Give back all of the records underneath exactly, with no omissions.

[Stored data entries]
⟨
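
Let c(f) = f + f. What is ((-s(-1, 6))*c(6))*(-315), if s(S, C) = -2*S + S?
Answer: 3780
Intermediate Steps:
s(S, C) = -S
c(f) = 2*f
((-s(-1, 6))*c(6))*(-315) = ((-(-1)*(-1))*(2*6))*(-315) = (-1*1*12)*(-315) = -1*12*(-315) = -12*(-315) = 3780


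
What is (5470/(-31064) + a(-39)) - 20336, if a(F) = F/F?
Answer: -315845955/15532 ≈ -20335.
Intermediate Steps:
a(F) = 1
(5470/(-31064) + a(-39)) - 20336 = (5470/(-31064) + 1) - 20336 = (5470*(-1/31064) + 1) - 20336 = (-2735/15532 + 1) - 20336 = 12797/15532 - 20336 = -315845955/15532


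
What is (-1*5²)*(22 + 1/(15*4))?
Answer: -6605/12 ≈ -550.42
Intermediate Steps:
(-1*5²)*(22 + 1/(15*4)) = (-1*25)*(22 + 1/60) = -25*(22 + 1/60) = -25*1321/60 = -6605/12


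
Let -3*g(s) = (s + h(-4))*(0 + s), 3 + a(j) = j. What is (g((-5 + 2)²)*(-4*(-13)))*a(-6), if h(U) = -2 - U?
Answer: 15444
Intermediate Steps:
a(j) = -3 + j
g(s) = -s*(2 + s)/3 (g(s) = -(s + (-2 - 1*(-4)))*(0 + s)/3 = -(s + (-2 + 4))*s/3 = -(s + 2)*s/3 = -(2 + s)*s/3 = -s*(2 + s)/3)
(g((-5 + 2)²)*(-4*(-13)))*a(-6) = ((-(-5 + 2)²*(2 + (-5 + 2)²)/3)*(-4*(-13)))*(-3 - 6) = (-⅓*(-3)²*(2 + (-3)²)*52)*(-9) = (-⅓*9*(2 + 9)*52)*(-9) = (-⅓*9*11*52)*(-9) = -33*52*(-9) = -1716*(-9) = 15444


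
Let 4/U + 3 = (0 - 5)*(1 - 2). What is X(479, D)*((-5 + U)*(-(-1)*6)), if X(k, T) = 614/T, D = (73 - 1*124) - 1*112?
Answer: 11052/163 ≈ 67.804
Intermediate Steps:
U = 2 (U = 4/(-3 + (0 - 5)*(1 - 2)) = 4/(-3 - 5*(-1)) = 4/(-3 + 5) = 4/2 = 4*(½) = 2)
D = -163 (D = (73 - 124) - 112 = -51 - 112 = -163)
X(479, D)*((-5 + U)*(-(-1)*6)) = (614/(-163))*((-5 + 2)*(-(-1)*6)) = (614*(-1/163))*(-(-3)*(-6)) = -(-1842)*6/163 = -614/163*(-18) = 11052/163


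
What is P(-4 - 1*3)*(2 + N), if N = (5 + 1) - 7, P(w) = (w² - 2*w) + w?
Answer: 56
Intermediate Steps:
P(w) = w² - w
N = -1 (N = 6 - 7 = -1)
P(-4 - 1*3)*(2 + N) = ((-4 - 1*3)*(-1 + (-4 - 1*3)))*(2 - 1) = ((-4 - 3)*(-1 + (-4 - 3)))*1 = -7*(-1 - 7)*1 = -7*(-8)*1 = 56*1 = 56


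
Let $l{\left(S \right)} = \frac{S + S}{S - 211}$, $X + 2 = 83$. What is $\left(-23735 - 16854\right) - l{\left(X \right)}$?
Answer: $- \frac{2638204}{65} \approx -40588.0$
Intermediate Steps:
$X = 81$ ($X = -2 + 83 = 81$)
$l{\left(S \right)} = \frac{2 S}{-211 + S}$
$\left(-23735 - 16854\right) - l{\left(X \right)} = \left(-23735 - 16854\right) - 2 \cdot 81 \frac{1}{-211 + 81} = \left(-23735 - 16854\right) - 2 \cdot 81 \frac{1}{-130} = -40589 - 2 \cdot 81 \left(- \frac{1}{130}\right) = -40589 - - \frac{81}{65} = -40589 + \frac{81}{65} = - \frac{2638204}{65}$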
⟩
§ **Solution for this exercise**:
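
Let c(f) = f + f. What is ((-s(-1, 6))*c(6))*(-315), if s(S, C) = -2*S + S?
Answer: 3780
Intermediate Steps:
s(S, C) = -S
c(f) = 2*f
((-s(-1, 6))*c(6))*(-315) = ((-(-1)*(-1))*(2*6))*(-315) = (-1*1*12)*(-315) = -1*12*(-315) = -12*(-315) = 3780


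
What is (5470/(-31064) + a(-39)) - 20336, if a(F) = F/F?
Answer: -315845955/15532 ≈ -20335.
Intermediate Steps:
a(F) = 1
(5470/(-31064) + a(-39)) - 20336 = (5470/(-31064) + 1) - 20336 = (5470*(-1/31064) + 1) - 20336 = (-2735/15532 + 1) - 20336 = 12797/15532 - 20336 = -315845955/15532


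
What is (-1*5²)*(22 + 1/(15*4))?
Answer: -6605/12 ≈ -550.42
Intermediate Steps:
(-1*5²)*(22 + 1/(15*4)) = (-1*25)*(22 + 1/60) = -25*(22 + 1/60) = -25*1321/60 = -6605/12


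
Let -3*g(s) = (s + h(-4))*(0 + s), 3 + a(j) = j. What is (g((-5 + 2)²)*(-4*(-13)))*a(-6), if h(U) = -2 - U?
Answer: 15444
Intermediate Steps:
a(j) = -3 + j
g(s) = -s*(2 + s)/3 (g(s) = -(s + (-2 - 1*(-4)))*(0 + s)/3 = -(s + (-2 + 4))*s/3 = -(s + 2)*s/3 = -(2 + s)*s/3 = -s*(2 + s)/3)
(g((-5 + 2)²)*(-4*(-13)))*a(-6) = ((-(-5 + 2)²*(2 + (-5 + 2)²)/3)*(-4*(-13)))*(-3 - 6) = (-⅓*(-3)²*(2 + (-3)²)*52)*(-9) = (-⅓*9*(2 + 9)*52)*(-9) = (-⅓*9*11*52)*(-9) = -33*52*(-9) = -1716*(-9) = 15444


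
Let 4/U + 3 = (0 - 5)*(1 - 2). What is X(479, D)*((-5 + U)*(-(-1)*6)), if X(k, T) = 614/T, D = (73 - 1*124) - 1*112?
Answer: 11052/163 ≈ 67.804
Intermediate Steps:
U = 2 (U = 4/(-3 + (0 - 5)*(1 - 2)) = 4/(-3 - 5*(-1)) = 4/(-3 + 5) = 4/2 = 4*(½) = 2)
D = -163 (D = (73 - 124) - 112 = -51 - 112 = -163)
X(479, D)*((-5 + U)*(-(-1)*6)) = (614/(-163))*((-5 + 2)*(-(-1)*6)) = (614*(-1/163))*(-(-3)*(-6)) = -(-1842)*6/163 = -614/163*(-18) = 11052/163


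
What is P(-4 - 1*3)*(2 + N), if N = (5 + 1) - 7, P(w) = (w² - 2*w) + w?
Answer: 56
Intermediate Steps:
P(w) = w² - w
N = -1 (N = 6 - 7 = -1)
P(-4 - 1*3)*(2 + N) = ((-4 - 1*3)*(-1 + (-4 - 1*3)))*(2 - 1) = ((-4 - 3)*(-1 + (-4 - 3)))*1 = -7*(-1 - 7)*1 = -7*(-8)*1 = 56*1 = 56


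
Let $l{\left(S \right)} = \frac{S + S}{S - 211}$, $X + 2 = 83$. What is $\left(-23735 - 16854\right) - l{\left(X \right)}$?
Answer: $- \frac{2638204}{65} \approx -40588.0$
Intermediate Steps:
$X = 81$ ($X = -2 + 83 = 81$)
$l{\left(S \right)} = \frac{2 S}{-211 + S}$
$\left(-23735 - 16854\right) - l{\left(X \right)} = \left(-23735 - 16854\right) - 2 \cdot 81 \frac{1}{-211 + 81} = \left(-23735 - 16854\right) - 2 \cdot 81 \frac{1}{-130} = -40589 - 2 \cdot 81 \left(- \frac{1}{130}\right) = -40589 - - \frac{81}{65} = -40589 + \frac{81}{65} = - \frac{2638204}{65}$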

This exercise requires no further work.